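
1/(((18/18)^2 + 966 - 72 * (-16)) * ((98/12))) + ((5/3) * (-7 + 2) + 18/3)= -726799/311493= -2.33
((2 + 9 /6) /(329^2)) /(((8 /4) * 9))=1 /556668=0.00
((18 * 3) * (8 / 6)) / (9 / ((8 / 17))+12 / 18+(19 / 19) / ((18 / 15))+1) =576 / 173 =3.33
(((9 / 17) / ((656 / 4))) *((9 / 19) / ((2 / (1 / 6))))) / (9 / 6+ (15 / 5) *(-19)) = -9 / 3919928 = -0.00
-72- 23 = -95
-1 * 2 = -2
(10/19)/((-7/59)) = -590/133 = -4.44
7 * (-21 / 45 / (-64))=49 / 960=0.05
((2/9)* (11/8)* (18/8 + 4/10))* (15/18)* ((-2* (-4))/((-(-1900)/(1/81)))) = 583/16621200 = 0.00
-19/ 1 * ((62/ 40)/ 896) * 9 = -5301/ 17920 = -0.30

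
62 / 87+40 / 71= 1.28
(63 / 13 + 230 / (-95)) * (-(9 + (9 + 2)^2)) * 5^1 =-29950 / 19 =-1576.32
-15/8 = -1.88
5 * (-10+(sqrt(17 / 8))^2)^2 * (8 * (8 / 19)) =1044.47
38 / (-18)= -19 / 9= -2.11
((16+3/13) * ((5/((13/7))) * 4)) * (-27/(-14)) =56970/169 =337.10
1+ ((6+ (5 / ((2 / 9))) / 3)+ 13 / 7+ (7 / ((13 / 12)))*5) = 8857 / 182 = 48.66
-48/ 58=-0.83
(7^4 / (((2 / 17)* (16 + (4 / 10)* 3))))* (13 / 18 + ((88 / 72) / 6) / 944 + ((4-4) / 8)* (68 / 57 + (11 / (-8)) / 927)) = 7515838295 / 8767872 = 857.20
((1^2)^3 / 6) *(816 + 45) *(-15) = -4305 / 2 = -2152.50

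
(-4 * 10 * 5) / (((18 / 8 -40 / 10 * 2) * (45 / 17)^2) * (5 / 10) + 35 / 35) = 462400 / 44263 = 10.45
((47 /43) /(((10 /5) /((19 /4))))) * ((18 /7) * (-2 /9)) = -893 /602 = -1.48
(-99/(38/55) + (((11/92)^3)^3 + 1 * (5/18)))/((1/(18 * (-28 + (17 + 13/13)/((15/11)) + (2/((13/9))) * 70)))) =-30818158684375887203100731/145779820914724372480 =-211402.09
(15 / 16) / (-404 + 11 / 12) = -45 / 19348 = -0.00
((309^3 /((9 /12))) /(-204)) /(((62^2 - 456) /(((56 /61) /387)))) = -0.14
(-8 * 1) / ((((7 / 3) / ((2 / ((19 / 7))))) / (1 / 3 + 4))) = -208 / 19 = -10.95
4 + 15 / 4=31 / 4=7.75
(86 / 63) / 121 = 86 / 7623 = 0.01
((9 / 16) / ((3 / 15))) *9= 405 / 16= 25.31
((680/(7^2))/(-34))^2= 400/2401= 0.17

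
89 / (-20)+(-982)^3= -18939323449 / 20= -946966172.45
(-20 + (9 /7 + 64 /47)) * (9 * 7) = -51381 /47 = -1093.21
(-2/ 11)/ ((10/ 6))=-6/ 55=-0.11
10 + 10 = 20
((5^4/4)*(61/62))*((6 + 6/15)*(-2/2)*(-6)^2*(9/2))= -4941000/31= -159387.10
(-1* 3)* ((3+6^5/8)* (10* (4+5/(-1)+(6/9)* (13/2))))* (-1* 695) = 67762500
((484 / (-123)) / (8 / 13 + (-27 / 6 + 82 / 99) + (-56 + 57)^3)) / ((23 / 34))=14119248 / 4991299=2.83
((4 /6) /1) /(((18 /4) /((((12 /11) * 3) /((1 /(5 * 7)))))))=560 /33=16.97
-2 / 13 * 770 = -118.46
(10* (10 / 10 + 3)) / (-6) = -20 / 3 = -6.67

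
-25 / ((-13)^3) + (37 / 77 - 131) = -22077925 / 169169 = -130.51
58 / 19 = 3.05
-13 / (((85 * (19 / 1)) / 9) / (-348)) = 40716 / 1615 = 25.21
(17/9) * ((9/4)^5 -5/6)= 2967979/27648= 107.35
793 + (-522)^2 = 273277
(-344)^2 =118336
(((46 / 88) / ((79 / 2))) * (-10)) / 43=-115 / 37367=-0.00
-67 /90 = -0.74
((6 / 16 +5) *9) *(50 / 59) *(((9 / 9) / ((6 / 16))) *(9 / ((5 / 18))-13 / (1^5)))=125130 / 59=2120.85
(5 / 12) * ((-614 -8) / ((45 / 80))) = -12440 / 27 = -460.74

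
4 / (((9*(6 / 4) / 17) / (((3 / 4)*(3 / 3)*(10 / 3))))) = 340 / 27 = 12.59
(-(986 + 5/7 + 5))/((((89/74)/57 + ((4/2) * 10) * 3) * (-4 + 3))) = 29281356/1772183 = 16.52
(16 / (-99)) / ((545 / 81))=-144 / 5995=-0.02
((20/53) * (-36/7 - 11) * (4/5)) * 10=-18080/371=-48.73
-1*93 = -93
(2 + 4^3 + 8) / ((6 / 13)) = 481 / 3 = 160.33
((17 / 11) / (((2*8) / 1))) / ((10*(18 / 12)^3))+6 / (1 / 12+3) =428309 / 219780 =1.95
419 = 419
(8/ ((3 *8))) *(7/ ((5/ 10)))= 14/ 3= 4.67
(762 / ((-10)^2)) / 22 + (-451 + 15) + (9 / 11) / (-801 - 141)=-435.65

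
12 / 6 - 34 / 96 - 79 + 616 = 25855 / 48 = 538.65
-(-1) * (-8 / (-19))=8 / 19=0.42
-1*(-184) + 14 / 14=185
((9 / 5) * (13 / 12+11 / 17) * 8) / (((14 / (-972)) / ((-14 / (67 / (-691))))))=-1422558936 / 5695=-249790.86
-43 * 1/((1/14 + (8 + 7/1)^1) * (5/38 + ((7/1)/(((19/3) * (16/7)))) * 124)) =-45752/963637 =-0.05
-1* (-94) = 94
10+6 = 16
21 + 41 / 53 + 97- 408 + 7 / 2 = -30287 / 106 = -285.73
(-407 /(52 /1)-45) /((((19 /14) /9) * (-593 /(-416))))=-2768976 /11267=-245.76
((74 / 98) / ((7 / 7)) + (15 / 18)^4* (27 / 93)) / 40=195793 / 8749440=0.02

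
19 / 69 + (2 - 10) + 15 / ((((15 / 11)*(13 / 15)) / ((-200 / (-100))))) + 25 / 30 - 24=-3293 / 598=-5.51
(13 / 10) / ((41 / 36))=1.14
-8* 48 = -384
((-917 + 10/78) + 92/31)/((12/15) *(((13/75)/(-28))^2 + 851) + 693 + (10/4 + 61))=-2030272125000/3193015916857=-0.64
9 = 9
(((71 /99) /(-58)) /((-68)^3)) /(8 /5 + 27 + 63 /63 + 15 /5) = 355 /294291372672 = 0.00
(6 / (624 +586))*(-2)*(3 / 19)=-18 / 11495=-0.00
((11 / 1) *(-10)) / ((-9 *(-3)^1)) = -110 / 27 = -4.07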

-*-

*WHAT THIS TASK INVOLVES*: The exact lines of the material above starting at the one that contains "89 / (-20)+(-982)^3= -18939323449" and ending at the one that contains "-1* (-94) = 94" are what to retype; leave out everything else.

*TASK SOLUTION*:
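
89 / (-20)+(-982)^3= -18939323449 / 20= -946966172.45
(-20 + (9 /7 + 64 /47)) * (9 * 7) = -51381 /47 = -1093.21
(-2/ 11)/ ((10/ 6))=-6/ 55=-0.11
10 + 10 = 20
((5^4/4)*(61/62))*((6 + 6/15)*(-2/2)*(-6)^2*(9/2))= -4941000/31= -159387.10
(-1* 3)* ((3+6^5/8)* (10* (4+5/(-1)+(6/9)* (13/2))))* (-1* 695) = 67762500
((484 / (-123)) / (8 / 13 + (-27 / 6 + 82 / 99) + (-56 + 57)^3)) / ((23 / 34))=14119248 / 4991299=2.83
((4 /6) /1) /(((18 /4) /((((12 /11) * 3) /((1 /(5 * 7)))))))=560 /33=16.97
-2 / 13 * 770 = -118.46
(10* (10 / 10 + 3)) / (-6) = -20 / 3 = -6.67

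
-25 / ((-13)^3) + (37 / 77 - 131) = -22077925 / 169169 = -130.51
58 / 19 = 3.05
-13 / (((85 * (19 / 1)) / 9) / (-348)) = 40716 / 1615 = 25.21
(17/9) * ((9/4)^5 -5/6)= 2967979/27648= 107.35
793 + (-522)^2 = 273277
(-344)^2 =118336
(((46 / 88) / ((79 / 2))) * (-10)) / 43=-115 / 37367=-0.00
-67 /90 = -0.74
((6 / 16 +5) *9) *(50 / 59) *(((9 / 9) / ((6 / 16))) *(9 / ((5 / 18))-13 / (1^5)))=125130 / 59=2120.85
(5 / 12) * ((-614 -8) / ((45 / 80))) = -12440 / 27 = -460.74

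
4 / (((9*(6 / 4) / 17) / (((3 / 4)*(3 / 3)*(10 / 3))))) = 340 / 27 = 12.59
(-(986 + 5/7 + 5))/((((89/74)/57 + ((4/2) * 10) * 3) * (-4 + 3))) = 29281356/1772183 = 16.52
(16 / (-99)) / ((545 / 81))=-144 / 5995=-0.02
((20/53) * (-36/7 - 11) * (4/5)) * 10=-18080/371=-48.73
-1*93 = -93
(2 + 4^3 + 8) / ((6 / 13)) = 481 / 3 = 160.33
((17 / 11) / (((2*8) / 1))) / ((10*(18 / 12)^3))+6 / (1 / 12+3) =428309 / 219780 =1.95
419 = 419
(8/ ((3 *8))) *(7/ ((5/ 10)))= 14/ 3= 4.67
(762 / ((-10)^2)) / 22 + (-451 + 15) + (9 / 11) / (-801 - 141)=-435.65

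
12 / 6 - 34 / 96 - 79 + 616 = 25855 / 48 = 538.65
-(-1) * (-8 / (-19))=8 / 19=0.42
-1*(-184) + 14 / 14=185
((9 / 5) * (13 / 12+11 / 17) * 8) / (((14 / (-972)) / ((-14 / (67 / (-691))))))=-1422558936 / 5695=-249790.86
-43 * 1/((1/14 + (8 + 7/1)^1) * (5/38 + ((7/1)/(((19/3) * (16/7)))) * 124)) =-45752/963637 =-0.05
-1* (-94) = 94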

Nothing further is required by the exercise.